— Assignment —
With the line containing "Give P0, P1, P2, P3, P4 in hex." as the start and the line containing "The transmitted ciphertext blocks were C1" as the end, transcribe that span of the entries below exactly, including both.

(Stored data)
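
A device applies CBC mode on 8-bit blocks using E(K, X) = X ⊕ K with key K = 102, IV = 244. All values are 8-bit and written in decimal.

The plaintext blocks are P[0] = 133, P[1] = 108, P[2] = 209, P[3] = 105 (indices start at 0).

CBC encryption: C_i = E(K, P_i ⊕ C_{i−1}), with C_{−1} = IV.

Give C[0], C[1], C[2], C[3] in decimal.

C[0] = 23, C[1] = 29, C[2] = 170, C[3] = 165

C[0]: P[0] ⊕ 244 = 113; E(K, 113) = 23.
C[1]: P[1] ⊕ 23 = 123; E(K, 123) = 29.
C[2]: P[2] ⊕ 29 = 204; E(K, 204) = 170.
C[3]: P[3] ⊕ 170 = 195; E(K, 195) = 165.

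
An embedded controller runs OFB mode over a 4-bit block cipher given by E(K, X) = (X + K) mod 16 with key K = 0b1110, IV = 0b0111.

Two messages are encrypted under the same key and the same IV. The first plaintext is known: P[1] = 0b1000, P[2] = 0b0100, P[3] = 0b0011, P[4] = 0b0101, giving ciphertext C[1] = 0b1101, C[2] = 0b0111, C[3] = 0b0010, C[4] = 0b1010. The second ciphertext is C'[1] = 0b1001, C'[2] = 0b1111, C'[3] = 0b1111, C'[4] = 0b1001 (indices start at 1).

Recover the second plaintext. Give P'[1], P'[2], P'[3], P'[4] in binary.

P'[1] = 0b1100, P'[2] = 0b1100, P'[3] = 0b1110, P'[4] = 0b0110

In OFB with a reused IV, both messages share the same keystream S_i, so C_i ⊕ C'_i = P_i ⊕ P'_i and thus P'_i = P_i ⊕ C_i ⊕ C'_i.
P'[1]: 0b1000 ⊕ 0b1101 ⊕ 0b1001 = 0b1100.
P'[2]: 0b0100 ⊕ 0b0111 ⊕ 0b1111 = 0b1100.
P'[3]: 0b0011 ⊕ 0b0010 ⊕ 0b1111 = 0b1110.
P'[4]: 0b0101 ⊕ 0b1010 ⊕ 0b1001 = 0b0110.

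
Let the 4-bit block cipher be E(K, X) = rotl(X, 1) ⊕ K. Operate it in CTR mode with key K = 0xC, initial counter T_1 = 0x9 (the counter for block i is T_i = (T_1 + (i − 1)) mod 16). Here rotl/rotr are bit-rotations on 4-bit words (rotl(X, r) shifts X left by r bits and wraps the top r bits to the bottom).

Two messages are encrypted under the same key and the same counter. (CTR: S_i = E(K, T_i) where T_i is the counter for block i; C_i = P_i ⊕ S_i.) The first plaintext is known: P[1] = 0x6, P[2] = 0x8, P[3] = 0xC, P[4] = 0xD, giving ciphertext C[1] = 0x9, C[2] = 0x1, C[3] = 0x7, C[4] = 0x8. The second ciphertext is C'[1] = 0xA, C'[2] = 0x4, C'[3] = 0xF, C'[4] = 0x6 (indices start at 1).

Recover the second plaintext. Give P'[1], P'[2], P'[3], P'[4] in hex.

In CTR with a reused counter, both messages share the same keystream S_i, so C_i ⊕ C'_i = P_i ⊕ P'_i and thus P'_i = P_i ⊕ C_i ⊕ C'_i.
P'[1]: 0x6 ⊕ 0x9 ⊕ 0xA = 0x5.
P'[2]: 0x8 ⊕ 0x1 ⊕ 0x4 = 0xD.
P'[3]: 0xC ⊕ 0x7 ⊕ 0xF = 0x4.
P'[4]: 0xD ⊕ 0x8 ⊕ 0x6 = 0x3.

P'[1] = 0x5, P'[2] = 0xD, P'[3] = 0x4, P'[4] = 0x3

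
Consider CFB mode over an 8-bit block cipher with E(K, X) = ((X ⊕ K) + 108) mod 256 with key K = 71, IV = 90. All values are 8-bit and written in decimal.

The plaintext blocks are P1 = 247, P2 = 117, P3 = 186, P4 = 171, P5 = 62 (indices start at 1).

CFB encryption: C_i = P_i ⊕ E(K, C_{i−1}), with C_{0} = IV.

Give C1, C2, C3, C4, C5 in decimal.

C1: E(K, 90) = 137; 247 ⊕ 137 = 126.
C2: E(K, 126) = 165; 117 ⊕ 165 = 208.
C3: E(K, 208) = 3; 186 ⊕ 3 = 185.
C4: E(K, 185) = 106; 171 ⊕ 106 = 193.
C5: E(K, 193) = 242; 62 ⊕ 242 = 204.

C1 = 126, C2 = 208, C3 = 185, C4 = 193, C5 = 204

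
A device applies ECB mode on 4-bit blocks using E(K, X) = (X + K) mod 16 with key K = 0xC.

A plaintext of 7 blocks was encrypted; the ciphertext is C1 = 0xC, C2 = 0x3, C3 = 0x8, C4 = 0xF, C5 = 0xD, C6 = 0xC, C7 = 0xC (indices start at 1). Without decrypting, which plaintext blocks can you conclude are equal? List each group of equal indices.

ECB encrypts each block independently with the same key, so equal ciphertext blocks imply equal plaintext blocks.
C1 = C6 = C7 = 0xC, so P1 = P6 = P7.

P1 = P6 = P7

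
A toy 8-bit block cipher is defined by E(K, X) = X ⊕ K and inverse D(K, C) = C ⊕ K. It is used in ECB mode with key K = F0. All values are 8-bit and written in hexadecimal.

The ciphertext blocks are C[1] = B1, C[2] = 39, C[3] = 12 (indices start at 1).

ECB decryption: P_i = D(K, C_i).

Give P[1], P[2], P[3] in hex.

P[1]: D(K, B1) = 41.
P[2]: D(K, 39) = C9.
P[3]: D(K, 12) = E2.

P[1] = 41, P[2] = C9, P[3] = E2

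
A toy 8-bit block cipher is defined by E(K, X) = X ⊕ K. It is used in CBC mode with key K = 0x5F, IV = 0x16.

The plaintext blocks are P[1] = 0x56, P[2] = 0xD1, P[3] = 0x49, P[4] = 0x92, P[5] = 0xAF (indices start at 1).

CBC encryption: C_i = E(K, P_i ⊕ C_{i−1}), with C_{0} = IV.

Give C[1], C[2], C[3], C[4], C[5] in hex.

C[1]: P[1] ⊕ 0x16 = 0x40; E(K, 0x40) = 0x1F.
C[2]: P[2] ⊕ 0x1F = 0xCE; E(K, 0xCE) = 0x91.
C[3]: P[3] ⊕ 0x91 = 0xD8; E(K, 0xD8) = 0x87.
C[4]: P[4] ⊕ 0x87 = 0x15; E(K, 0x15) = 0x4A.
C[5]: P[5] ⊕ 0x4A = 0xE5; E(K, 0xE5) = 0xBA.

C[1] = 0x1F, C[2] = 0x91, C[3] = 0x87, C[4] = 0x4A, C[5] = 0xBA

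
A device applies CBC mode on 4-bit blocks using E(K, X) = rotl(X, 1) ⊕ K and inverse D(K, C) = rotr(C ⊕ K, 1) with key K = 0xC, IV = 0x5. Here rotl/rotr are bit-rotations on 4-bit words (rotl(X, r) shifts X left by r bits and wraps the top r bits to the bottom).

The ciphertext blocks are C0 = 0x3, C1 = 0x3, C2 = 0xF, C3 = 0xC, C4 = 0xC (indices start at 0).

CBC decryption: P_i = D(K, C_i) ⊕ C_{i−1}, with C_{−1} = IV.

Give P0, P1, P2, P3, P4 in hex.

P0 = 0xA, P1 = 0xC, P2 = 0xA, P3 = 0xF, P4 = 0xC

P0: D(K, 0x3) = 0xF; 0xF ⊕ 0x5 = 0xA.
P1: D(K, 0x3) = 0xF; 0xF ⊕ 0x3 = 0xC.
P2: D(K, 0xF) = 0x9; 0x9 ⊕ 0x3 = 0xA.
P3: D(K, 0xC) = 0x0; 0x0 ⊕ 0xF = 0xF.
P4: D(K, 0xC) = 0x0; 0x0 ⊕ 0xC = 0xC.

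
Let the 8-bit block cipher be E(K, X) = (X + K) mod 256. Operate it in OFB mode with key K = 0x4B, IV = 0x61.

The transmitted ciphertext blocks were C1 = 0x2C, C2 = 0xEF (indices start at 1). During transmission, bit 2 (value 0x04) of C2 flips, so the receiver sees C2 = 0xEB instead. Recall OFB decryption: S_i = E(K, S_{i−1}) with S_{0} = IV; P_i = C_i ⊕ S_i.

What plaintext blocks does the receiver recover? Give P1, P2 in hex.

Only C2 changed, to 0xEB. In OFB, a change in C_i flips the same bit in P_i only; the keystream is unaffected. Decrypting the received ciphertext:
P1: S = E(K, 0x61) = 0xAC; 0x2C ⊕ 0xAC = 0x80.
P2: S = E(K, 0xAC) = 0xF7; 0xEB ⊕ 0xF7 = 0x1C.
Blocks that differ from the original plaintext: P2.

P1 = 0x80, P2 = 0x1C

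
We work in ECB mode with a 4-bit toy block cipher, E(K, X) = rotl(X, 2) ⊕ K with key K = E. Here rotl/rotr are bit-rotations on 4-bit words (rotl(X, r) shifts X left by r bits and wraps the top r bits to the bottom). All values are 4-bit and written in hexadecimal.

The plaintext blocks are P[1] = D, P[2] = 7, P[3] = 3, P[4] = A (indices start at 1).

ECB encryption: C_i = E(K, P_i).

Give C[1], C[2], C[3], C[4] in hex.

C[1] = 9, C[2] = 3, C[3] = 2, C[4] = 4

C[1]: E(K, D) = 9.
C[2]: E(K, 7) = 3.
C[3]: E(K, 3) = 2.
C[4]: E(K, A) = 4.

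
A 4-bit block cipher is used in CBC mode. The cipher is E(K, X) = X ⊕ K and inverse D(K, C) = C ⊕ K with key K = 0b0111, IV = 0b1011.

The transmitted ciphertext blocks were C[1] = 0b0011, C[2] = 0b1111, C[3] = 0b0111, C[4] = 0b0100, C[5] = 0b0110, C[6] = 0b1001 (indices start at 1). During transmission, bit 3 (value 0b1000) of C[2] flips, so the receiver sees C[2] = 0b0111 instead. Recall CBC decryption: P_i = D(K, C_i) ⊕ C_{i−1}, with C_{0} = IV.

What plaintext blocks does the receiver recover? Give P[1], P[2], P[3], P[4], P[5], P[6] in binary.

P[1] = 0b1111, P[2] = 0b0011, P[3] = 0b0111, P[4] = 0b0100, P[5] = 0b0101, P[6] = 0b1000

Only C[2] changed, to 0b0111. In CBC, a change in C_i garbles P_i and flips the same bit in P_{i+1}. Decrypting the received ciphertext:
P[1]: D(K, 0b0011) = 0b0100; 0b0100 ⊕ 0b1011 = 0b1111.
P[2]: D(K, 0b0111) = 0b0000; 0b0000 ⊕ 0b0011 = 0b0011.
P[3]: D(K, 0b0111) = 0b0000; 0b0000 ⊕ 0b0111 = 0b0111.
P[4]: D(K, 0b0100) = 0b0011; 0b0011 ⊕ 0b0111 = 0b0100.
P[5]: D(K, 0b0110) = 0b0001; 0b0001 ⊕ 0b0100 = 0b0101.
P[6]: D(K, 0b1001) = 0b1110; 0b1110 ⊕ 0b0110 = 0b1000.
Blocks that differ from the original plaintext: P[2], P[3].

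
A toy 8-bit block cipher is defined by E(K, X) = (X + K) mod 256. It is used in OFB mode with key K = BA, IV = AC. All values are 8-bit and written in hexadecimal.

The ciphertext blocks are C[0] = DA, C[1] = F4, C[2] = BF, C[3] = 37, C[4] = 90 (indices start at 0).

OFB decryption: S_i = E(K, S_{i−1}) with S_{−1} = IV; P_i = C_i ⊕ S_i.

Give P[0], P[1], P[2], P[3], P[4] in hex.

P[0] = BC, P[1] = D4, P[2] = 65, P[3] = A3, P[4] = DE

P[0]: S = E(K, AC) = 66; DA ⊕ 66 = BC.
P[1]: S = E(K, 66) = 20; F4 ⊕ 20 = D4.
P[2]: S = E(K, 20) = DA; BF ⊕ DA = 65.
P[3]: S = E(K, DA) = 94; 37 ⊕ 94 = A3.
P[4]: S = E(K, 94) = 4E; 90 ⊕ 4E = DE.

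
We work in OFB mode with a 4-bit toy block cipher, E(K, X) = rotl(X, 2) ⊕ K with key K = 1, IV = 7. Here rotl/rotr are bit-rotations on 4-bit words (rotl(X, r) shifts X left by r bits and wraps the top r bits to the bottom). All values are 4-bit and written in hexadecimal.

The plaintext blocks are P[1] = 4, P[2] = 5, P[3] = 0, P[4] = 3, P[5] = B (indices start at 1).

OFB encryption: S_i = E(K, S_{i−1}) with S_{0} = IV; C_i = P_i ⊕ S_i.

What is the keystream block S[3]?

9

C[1]: S = E(K, 7) = C; 4 ⊕ C = 8.
C[2]: S = E(K, C) = 2; 5 ⊕ 2 = 7.
C[3]: S = E(K, 2) = 9; 0 ⊕ 9 = 9.
So S[3] = 9.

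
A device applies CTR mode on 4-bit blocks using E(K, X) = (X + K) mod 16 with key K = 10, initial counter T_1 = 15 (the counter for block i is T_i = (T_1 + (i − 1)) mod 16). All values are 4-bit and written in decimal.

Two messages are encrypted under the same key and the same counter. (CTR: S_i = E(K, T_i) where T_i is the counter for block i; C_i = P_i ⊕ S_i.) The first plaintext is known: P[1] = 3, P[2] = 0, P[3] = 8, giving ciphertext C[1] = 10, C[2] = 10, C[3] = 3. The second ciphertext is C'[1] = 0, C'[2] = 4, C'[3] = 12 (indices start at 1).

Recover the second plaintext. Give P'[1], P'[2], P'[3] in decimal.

In CTR with a reused counter, both messages share the same keystream S_i, so C_i ⊕ C'_i = P_i ⊕ P'_i and thus P'_i = P_i ⊕ C_i ⊕ C'_i.
P'[1]: 3 ⊕ 10 ⊕ 0 = 9.
P'[2]: 0 ⊕ 10 ⊕ 4 = 14.
P'[3]: 8 ⊕ 3 ⊕ 12 = 7.

P'[1] = 9, P'[2] = 14, P'[3] = 7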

— Exercise output —
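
Give P0, P1, P2, P3, P4 in hex.

P0 = 0xA, P1 = 0xC, P2 = 0xA, P3 = 0xF, P4 = 0xC

P0: D(K, 0x3) = 0xF; 0xF ⊕ 0x5 = 0xA.
P1: D(K, 0x3) = 0xF; 0xF ⊕ 0x3 = 0xC.
P2: D(K, 0xF) = 0x9; 0x9 ⊕ 0x3 = 0xA.
P3: D(K, 0xC) = 0x0; 0x0 ⊕ 0xF = 0xF.
P4: D(K, 0xC) = 0x0; 0x0 ⊕ 0xC = 0xC.

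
Let the 8-bit block cipher be E(K, X) = (X + K) mod 256. Operate it in OFB mode with key K = 0x4B, IV = 0x61.

The transmitted ciphertext blocks were C1 = 0x2C, C2 = 0xEF (indices start at 1). During transmission, bit 2 (value 0x04) of C2 flips, so the receiver sees C2 = 0xEB instead. Recall OFB decryption: S_i = E(K, S_{i−1}) with S_{0} = IV; P_i = C_i ⊕ S_i.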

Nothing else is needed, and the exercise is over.